# Activity
Find how many lines below mention "After". Nothing but the number is needed.
═══ Extracted entries
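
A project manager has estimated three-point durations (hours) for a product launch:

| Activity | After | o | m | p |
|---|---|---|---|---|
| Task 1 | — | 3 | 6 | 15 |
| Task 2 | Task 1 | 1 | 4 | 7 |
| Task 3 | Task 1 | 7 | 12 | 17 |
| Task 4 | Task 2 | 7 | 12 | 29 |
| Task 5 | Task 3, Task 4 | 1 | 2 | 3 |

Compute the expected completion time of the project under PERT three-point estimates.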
══════
═══ Extracted entries
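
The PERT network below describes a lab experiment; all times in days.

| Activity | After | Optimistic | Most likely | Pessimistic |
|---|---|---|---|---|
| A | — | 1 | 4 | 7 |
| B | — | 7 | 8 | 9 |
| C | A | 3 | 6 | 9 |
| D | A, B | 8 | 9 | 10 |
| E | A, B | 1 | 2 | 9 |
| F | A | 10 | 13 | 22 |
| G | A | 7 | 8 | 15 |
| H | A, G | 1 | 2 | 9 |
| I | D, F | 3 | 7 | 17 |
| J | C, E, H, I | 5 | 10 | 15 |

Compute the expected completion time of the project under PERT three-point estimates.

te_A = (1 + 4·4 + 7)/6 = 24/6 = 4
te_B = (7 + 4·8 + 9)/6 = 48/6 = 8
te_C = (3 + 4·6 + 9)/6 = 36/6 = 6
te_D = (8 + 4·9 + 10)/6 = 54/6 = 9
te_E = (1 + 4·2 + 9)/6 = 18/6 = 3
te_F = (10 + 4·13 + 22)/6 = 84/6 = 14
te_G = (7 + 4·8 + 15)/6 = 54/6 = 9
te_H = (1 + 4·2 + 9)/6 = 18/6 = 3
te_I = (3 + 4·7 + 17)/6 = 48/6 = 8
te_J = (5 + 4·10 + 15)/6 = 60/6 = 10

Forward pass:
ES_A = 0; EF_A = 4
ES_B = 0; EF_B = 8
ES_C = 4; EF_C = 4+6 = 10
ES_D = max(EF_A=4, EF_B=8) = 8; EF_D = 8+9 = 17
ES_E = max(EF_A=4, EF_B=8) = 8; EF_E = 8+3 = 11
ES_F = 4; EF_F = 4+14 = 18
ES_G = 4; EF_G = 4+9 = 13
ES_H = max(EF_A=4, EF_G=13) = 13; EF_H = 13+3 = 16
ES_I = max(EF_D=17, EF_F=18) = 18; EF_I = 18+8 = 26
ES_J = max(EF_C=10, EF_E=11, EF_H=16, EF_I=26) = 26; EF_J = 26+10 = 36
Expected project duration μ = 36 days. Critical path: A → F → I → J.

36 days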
══════
# Task response
2